Print word for word the first line of the records below and every following line through the one containing "Answer: 8262600"; print nothing else.

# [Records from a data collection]
[Start of Attachment]
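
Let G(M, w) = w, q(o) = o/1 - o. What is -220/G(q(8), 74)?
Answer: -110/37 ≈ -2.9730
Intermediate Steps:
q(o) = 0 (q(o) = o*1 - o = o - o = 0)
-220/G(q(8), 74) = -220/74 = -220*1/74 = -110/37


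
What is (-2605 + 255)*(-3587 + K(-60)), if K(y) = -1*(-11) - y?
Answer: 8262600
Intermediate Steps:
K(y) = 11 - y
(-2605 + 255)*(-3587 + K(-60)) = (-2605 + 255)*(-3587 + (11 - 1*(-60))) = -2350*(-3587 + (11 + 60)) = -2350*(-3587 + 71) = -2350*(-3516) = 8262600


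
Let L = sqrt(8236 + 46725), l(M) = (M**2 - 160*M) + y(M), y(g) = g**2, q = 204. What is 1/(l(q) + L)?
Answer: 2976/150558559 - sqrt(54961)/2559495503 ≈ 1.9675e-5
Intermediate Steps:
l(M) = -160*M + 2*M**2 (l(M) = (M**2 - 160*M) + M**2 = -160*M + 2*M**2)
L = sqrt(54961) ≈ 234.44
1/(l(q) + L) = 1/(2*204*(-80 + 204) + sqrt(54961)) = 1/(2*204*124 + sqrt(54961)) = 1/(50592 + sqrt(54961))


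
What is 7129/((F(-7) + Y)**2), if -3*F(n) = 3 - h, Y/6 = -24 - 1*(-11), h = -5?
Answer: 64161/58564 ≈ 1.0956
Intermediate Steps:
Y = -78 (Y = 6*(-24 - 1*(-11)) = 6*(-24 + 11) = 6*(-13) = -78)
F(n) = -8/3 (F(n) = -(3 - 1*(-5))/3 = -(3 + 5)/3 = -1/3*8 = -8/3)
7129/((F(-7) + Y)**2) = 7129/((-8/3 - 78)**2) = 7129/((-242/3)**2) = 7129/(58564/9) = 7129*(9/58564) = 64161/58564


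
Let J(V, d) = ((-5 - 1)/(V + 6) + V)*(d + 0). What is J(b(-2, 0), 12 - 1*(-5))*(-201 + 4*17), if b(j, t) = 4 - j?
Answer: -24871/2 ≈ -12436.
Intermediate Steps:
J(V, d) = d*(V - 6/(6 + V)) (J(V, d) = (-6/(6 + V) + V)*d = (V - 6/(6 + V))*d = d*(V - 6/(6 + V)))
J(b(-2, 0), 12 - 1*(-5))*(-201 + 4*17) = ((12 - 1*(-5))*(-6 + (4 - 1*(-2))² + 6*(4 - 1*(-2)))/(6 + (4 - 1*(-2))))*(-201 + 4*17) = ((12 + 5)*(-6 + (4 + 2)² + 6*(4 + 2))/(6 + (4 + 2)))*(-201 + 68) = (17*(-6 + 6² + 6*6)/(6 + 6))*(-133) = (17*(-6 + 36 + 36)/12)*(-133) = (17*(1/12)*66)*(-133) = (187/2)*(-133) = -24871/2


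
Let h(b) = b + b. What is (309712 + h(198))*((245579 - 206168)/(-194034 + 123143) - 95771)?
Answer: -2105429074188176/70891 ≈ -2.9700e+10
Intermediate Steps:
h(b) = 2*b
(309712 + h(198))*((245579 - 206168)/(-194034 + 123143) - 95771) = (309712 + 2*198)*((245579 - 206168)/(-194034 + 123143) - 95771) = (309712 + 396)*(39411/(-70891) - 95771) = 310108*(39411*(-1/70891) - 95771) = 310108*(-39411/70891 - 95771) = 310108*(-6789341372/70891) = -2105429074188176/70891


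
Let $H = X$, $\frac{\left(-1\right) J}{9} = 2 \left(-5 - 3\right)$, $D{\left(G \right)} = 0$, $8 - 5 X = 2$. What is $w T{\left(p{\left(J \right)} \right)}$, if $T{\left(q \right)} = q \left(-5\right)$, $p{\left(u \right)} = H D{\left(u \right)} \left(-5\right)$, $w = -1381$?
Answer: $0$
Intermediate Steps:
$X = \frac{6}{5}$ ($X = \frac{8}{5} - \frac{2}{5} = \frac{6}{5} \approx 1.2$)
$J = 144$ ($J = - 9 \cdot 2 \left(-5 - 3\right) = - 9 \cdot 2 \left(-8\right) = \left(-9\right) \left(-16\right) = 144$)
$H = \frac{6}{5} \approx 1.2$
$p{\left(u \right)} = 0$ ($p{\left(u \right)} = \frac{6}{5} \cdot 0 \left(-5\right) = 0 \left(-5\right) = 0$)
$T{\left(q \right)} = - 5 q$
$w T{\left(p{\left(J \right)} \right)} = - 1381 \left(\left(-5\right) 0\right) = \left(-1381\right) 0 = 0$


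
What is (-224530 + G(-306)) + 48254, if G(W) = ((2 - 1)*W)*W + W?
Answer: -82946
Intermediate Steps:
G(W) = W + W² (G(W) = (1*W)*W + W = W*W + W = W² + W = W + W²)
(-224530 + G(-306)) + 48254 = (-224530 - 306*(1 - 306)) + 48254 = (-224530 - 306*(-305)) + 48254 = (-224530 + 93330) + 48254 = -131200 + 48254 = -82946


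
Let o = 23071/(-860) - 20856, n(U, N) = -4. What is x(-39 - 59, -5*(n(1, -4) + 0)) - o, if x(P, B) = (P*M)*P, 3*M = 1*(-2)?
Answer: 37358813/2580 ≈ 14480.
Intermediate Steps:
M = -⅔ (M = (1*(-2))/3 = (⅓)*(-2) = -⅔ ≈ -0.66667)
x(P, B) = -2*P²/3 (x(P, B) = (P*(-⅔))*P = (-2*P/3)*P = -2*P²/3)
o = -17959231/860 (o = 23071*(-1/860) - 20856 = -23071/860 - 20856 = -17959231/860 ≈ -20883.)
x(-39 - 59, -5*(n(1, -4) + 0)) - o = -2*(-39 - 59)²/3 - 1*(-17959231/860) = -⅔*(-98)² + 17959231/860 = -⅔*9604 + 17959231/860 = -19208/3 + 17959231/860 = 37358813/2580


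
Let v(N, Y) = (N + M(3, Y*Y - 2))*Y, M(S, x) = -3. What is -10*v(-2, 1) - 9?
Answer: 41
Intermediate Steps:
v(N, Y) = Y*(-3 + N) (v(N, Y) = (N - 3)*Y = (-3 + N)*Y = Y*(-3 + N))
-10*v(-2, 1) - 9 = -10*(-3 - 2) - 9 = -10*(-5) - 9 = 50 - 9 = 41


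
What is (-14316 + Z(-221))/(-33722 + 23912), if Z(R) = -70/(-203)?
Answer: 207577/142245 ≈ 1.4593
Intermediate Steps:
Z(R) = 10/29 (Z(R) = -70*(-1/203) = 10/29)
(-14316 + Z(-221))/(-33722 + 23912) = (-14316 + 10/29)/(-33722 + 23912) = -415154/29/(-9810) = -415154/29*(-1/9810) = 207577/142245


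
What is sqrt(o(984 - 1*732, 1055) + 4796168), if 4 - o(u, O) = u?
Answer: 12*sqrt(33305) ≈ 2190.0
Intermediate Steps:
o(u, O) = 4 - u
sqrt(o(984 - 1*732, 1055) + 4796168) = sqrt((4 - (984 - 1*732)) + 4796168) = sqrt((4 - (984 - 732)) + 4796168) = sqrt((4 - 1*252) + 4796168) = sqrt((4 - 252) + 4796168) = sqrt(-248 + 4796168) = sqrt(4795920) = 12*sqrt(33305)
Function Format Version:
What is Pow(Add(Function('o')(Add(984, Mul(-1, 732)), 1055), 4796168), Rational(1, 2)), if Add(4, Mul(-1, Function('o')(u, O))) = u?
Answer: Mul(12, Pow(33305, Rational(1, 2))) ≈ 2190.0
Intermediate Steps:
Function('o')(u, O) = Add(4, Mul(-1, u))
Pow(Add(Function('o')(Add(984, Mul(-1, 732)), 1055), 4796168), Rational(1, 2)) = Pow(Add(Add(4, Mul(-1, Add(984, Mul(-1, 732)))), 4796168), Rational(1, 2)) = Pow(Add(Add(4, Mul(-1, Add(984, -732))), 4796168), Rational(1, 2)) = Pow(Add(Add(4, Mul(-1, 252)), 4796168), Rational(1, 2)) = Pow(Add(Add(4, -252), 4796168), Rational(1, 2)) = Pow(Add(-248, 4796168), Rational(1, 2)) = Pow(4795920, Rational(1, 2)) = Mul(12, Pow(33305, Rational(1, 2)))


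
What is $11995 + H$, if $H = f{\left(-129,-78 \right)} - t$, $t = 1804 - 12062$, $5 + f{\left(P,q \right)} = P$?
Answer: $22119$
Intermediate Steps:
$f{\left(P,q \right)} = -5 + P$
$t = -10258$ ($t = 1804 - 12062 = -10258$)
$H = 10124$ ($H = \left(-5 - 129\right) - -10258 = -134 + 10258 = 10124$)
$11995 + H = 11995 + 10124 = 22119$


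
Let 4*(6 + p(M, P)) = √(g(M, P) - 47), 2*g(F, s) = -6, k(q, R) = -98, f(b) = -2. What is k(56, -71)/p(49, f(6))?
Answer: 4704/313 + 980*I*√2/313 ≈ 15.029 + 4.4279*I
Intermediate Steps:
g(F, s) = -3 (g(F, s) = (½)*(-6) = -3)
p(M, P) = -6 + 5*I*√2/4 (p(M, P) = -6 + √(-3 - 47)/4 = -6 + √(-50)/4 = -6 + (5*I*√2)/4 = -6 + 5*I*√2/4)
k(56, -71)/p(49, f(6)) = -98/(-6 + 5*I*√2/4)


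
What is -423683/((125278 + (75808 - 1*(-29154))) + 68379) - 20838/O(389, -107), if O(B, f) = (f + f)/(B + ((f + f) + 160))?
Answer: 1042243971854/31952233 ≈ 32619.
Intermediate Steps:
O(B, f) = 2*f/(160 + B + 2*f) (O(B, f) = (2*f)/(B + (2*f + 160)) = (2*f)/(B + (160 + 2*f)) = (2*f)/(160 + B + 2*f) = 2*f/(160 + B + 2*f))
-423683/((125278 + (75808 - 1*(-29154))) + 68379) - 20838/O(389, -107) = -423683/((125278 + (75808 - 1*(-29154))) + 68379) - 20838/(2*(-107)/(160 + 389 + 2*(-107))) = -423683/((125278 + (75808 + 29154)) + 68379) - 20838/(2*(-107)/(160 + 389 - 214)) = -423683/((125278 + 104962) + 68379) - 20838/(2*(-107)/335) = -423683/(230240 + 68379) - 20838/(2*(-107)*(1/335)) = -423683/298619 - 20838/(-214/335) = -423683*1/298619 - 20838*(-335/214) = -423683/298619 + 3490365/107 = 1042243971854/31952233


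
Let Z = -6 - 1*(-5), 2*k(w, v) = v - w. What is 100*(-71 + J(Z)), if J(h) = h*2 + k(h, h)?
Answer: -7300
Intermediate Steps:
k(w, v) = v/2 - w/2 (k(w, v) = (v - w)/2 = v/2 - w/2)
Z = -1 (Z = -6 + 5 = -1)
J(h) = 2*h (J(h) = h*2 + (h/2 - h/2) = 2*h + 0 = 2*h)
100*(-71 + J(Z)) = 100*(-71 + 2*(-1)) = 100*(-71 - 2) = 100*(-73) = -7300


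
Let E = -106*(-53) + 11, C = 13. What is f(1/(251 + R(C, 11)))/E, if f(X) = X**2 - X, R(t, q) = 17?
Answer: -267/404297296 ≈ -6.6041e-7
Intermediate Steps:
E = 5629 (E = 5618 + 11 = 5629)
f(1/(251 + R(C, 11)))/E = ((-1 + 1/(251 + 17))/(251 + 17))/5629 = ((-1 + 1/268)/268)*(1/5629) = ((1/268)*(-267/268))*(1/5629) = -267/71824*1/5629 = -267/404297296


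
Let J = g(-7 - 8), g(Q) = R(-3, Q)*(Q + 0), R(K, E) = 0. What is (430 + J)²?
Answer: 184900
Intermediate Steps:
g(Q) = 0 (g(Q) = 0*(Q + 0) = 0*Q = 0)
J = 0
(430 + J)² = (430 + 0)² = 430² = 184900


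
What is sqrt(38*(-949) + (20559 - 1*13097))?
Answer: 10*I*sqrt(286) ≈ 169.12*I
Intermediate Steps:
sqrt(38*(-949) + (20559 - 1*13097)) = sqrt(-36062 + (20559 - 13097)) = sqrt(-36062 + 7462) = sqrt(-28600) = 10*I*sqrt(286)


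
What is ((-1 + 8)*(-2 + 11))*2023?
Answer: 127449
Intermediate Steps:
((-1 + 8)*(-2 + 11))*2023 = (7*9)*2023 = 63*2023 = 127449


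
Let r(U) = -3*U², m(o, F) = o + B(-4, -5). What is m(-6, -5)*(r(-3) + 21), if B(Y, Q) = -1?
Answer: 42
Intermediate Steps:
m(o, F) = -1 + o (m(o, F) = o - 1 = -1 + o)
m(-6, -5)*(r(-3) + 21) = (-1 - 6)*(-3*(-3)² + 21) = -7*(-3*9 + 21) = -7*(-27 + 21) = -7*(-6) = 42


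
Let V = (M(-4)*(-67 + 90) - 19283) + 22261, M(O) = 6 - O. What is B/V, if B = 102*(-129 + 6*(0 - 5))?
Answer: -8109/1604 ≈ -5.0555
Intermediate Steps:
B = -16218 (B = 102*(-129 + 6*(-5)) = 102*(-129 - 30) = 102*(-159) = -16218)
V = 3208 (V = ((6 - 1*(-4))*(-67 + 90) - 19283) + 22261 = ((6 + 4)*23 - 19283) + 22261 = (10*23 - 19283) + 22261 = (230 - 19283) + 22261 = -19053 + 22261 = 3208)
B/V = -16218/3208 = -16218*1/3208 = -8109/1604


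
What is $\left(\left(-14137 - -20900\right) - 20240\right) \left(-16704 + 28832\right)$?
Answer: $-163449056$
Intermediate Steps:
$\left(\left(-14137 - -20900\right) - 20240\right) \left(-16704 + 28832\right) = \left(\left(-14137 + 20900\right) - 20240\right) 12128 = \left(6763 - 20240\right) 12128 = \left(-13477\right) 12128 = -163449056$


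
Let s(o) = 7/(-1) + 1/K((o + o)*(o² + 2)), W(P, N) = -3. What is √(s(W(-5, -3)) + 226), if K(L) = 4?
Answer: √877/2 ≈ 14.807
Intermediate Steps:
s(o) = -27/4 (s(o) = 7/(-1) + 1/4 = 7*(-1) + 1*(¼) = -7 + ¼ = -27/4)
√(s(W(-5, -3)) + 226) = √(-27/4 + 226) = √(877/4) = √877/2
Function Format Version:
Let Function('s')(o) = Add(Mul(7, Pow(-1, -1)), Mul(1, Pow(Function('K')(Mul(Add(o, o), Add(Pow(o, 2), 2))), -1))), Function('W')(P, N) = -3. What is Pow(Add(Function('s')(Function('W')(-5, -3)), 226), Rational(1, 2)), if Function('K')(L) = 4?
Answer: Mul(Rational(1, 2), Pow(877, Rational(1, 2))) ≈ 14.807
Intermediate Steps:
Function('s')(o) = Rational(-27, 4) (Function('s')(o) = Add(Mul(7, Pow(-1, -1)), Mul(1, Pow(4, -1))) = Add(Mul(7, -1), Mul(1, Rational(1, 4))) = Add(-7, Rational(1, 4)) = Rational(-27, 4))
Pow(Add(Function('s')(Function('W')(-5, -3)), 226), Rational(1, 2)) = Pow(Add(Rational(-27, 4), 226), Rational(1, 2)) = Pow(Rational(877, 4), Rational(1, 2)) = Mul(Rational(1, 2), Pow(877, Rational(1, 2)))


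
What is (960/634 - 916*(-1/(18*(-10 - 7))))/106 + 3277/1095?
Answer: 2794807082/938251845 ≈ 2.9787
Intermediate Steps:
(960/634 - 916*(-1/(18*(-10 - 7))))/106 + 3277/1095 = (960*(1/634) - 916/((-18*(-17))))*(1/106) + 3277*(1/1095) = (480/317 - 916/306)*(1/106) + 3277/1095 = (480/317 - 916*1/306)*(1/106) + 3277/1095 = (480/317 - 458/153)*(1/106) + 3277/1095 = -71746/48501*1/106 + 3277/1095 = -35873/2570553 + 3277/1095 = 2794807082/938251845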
[End of Attachment]
# [Solution to the exercise]
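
Let G(M, w) = w, q(o) = o/1 - o. What is -220/G(q(8), 74)?
Answer: -110/37 ≈ -2.9730
Intermediate Steps:
q(o) = 0 (q(o) = o*1 - o = o - o = 0)
-220/G(q(8), 74) = -220/74 = -220*1/74 = -110/37


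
What is (-2605 + 255)*(-3587 + K(-60)), if K(y) = -1*(-11) - y?
Answer: 8262600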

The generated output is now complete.